**TASK DIRECTIONS:** Say the data back exactly as it is written below.

**SUPPLIED MATERIAL:**
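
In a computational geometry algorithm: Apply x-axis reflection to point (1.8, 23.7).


Reflection over x-axis: (x,y) -> (x,-y)
(1.8, 23.7) -> (1.8, -23.7)

(1.8, -23.7)


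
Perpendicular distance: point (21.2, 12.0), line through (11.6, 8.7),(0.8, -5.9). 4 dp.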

**TASK OUTPUT:**
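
In a computational geometry algorithm: Apply x-axis reflection to point (1.8, 23.7).


Reflection over x-axis: (x,y) -> (x,-y)
(1.8, 23.7) -> (1.8, -23.7)

(1.8, -23.7)


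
Perpendicular distance: point (21.2, 12.0), line through (11.6, 8.7),(0.8, -5.9). 4 dp.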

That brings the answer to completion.